▸ Task to complete: Reproduce without change the lines in the material below that run from the one with "B = [[-2, 0], [1, 0]]" to the end, and nothing more.

▸ Recorded data:
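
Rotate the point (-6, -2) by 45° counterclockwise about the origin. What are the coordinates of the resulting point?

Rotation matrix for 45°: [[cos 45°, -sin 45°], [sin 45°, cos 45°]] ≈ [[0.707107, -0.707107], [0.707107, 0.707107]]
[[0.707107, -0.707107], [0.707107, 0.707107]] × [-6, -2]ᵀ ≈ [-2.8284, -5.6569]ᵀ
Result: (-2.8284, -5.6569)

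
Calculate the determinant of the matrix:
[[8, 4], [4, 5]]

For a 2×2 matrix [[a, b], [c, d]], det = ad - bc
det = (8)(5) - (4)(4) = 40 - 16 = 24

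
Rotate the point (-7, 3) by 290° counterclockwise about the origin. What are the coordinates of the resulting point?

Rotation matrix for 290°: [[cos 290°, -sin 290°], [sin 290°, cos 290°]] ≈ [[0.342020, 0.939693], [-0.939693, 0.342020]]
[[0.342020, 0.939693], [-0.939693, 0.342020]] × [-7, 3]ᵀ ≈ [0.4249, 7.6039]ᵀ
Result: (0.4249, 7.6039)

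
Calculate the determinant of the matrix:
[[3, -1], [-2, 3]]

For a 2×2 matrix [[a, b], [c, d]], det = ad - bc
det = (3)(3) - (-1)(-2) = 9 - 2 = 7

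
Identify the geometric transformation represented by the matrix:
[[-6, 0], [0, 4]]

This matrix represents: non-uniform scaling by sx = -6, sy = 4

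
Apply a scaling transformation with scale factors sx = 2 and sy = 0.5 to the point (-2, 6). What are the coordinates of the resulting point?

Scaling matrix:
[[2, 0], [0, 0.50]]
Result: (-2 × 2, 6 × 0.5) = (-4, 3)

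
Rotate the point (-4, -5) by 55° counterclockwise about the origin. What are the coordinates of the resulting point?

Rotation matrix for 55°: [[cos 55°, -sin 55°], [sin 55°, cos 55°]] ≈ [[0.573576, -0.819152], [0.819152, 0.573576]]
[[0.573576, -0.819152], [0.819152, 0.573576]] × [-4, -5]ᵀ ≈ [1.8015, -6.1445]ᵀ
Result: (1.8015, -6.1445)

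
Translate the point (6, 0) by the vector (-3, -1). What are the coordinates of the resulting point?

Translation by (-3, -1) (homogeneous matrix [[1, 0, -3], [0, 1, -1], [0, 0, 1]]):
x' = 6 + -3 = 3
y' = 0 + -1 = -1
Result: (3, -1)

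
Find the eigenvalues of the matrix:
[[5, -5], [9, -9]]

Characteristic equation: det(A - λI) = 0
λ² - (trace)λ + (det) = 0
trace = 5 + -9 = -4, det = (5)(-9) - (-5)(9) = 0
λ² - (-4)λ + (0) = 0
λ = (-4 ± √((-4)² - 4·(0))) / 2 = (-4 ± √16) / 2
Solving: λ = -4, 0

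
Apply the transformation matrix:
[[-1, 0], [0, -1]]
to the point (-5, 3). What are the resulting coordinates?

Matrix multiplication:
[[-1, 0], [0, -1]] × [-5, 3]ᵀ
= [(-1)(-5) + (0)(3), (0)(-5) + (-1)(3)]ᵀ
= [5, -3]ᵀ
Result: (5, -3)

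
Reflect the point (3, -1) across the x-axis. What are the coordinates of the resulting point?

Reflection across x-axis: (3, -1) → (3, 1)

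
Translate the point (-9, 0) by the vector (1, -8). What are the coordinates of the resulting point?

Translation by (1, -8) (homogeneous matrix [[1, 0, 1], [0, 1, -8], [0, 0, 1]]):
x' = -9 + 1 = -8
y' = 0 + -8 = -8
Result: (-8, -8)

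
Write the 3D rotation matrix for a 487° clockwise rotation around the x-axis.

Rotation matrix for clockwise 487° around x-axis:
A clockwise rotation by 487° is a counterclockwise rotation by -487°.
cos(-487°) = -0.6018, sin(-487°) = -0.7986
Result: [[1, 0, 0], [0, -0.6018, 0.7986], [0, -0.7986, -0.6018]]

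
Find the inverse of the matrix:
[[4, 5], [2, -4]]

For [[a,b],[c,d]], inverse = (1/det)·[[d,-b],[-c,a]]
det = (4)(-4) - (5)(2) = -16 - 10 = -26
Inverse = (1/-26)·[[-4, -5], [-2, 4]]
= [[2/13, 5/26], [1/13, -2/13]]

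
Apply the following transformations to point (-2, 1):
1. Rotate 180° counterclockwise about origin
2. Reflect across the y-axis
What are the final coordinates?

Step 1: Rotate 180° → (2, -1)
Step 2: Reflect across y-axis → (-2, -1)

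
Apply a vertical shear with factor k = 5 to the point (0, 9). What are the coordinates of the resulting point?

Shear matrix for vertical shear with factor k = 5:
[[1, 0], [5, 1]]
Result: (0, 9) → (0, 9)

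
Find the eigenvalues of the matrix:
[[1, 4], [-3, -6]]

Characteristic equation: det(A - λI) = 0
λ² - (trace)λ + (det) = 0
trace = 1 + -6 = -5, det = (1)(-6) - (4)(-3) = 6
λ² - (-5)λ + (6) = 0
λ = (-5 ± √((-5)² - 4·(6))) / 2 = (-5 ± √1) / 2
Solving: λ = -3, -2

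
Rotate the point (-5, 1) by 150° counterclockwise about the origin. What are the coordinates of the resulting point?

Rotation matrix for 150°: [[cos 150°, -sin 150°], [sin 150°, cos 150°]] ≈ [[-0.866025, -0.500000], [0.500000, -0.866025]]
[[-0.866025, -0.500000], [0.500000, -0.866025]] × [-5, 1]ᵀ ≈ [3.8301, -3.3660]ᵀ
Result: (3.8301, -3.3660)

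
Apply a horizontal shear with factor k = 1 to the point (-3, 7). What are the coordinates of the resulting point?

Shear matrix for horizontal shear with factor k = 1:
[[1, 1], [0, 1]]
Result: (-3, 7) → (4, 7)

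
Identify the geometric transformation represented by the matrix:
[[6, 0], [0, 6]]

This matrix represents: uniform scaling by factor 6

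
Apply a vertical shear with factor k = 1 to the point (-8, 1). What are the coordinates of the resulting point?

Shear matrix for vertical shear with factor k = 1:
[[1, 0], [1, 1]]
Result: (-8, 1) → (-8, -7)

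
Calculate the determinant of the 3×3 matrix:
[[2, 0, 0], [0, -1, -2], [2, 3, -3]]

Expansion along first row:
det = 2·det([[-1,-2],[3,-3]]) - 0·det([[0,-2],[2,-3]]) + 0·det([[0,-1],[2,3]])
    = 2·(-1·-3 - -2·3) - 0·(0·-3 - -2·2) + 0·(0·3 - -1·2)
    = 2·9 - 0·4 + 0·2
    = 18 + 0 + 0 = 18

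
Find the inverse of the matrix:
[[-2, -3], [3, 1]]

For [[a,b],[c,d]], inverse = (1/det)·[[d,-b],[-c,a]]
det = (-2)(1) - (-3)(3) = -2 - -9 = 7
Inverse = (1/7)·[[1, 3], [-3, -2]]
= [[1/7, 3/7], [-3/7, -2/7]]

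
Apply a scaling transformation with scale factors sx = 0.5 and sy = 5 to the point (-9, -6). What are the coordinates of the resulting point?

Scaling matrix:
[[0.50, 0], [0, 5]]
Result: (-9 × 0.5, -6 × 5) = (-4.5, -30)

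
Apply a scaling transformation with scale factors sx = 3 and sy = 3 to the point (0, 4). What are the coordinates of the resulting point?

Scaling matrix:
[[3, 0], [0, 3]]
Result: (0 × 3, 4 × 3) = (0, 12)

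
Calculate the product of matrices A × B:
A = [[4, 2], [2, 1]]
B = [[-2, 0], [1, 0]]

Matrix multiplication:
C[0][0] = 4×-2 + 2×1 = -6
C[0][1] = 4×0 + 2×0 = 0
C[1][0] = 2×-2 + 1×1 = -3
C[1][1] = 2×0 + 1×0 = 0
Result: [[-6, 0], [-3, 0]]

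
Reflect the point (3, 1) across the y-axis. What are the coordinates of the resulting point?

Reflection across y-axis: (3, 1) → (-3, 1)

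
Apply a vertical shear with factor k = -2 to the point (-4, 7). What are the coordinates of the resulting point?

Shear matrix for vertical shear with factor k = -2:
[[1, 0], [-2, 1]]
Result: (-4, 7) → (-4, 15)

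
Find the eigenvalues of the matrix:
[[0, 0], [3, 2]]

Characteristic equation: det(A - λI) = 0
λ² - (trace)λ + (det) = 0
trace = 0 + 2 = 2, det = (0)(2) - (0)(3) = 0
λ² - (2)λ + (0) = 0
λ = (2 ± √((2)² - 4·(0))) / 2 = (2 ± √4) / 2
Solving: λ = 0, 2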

▸ Finished exercise:
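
B = [[-2, 0], [1, 0]]

Matrix multiplication:
C[0][0] = 4×-2 + 2×1 = -6
C[0][1] = 4×0 + 2×0 = 0
C[1][0] = 2×-2 + 1×1 = -3
C[1][1] = 2×0 + 1×0 = 0
Result: [[-6, 0], [-3, 0]]

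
Reflect the point (3, 1) across the y-axis. What are the coordinates of the resulting point?

Reflection across y-axis: (3, 1) → (-3, 1)

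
Apply a vertical shear with factor k = -2 to the point (-4, 7). What are the coordinates of the resulting point?

Shear matrix for vertical shear with factor k = -2:
[[1, 0], [-2, 1]]
Result: (-4, 7) → (-4, 15)

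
Find the eigenvalues of the matrix:
[[0, 0], [3, 2]]

Characteristic equation: det(A - λI) = 0
λ² - (trace)λ + (det) = 0
trace = 0 + 2 = 2, det = (0)(2) - (0)(3) = 0
λ² - (2)λ + (0) = 0
λ = (2 ± √((2)² - 4·(0))) / 2 = (2 ± √4) / 2
Solving: λ = 0, 2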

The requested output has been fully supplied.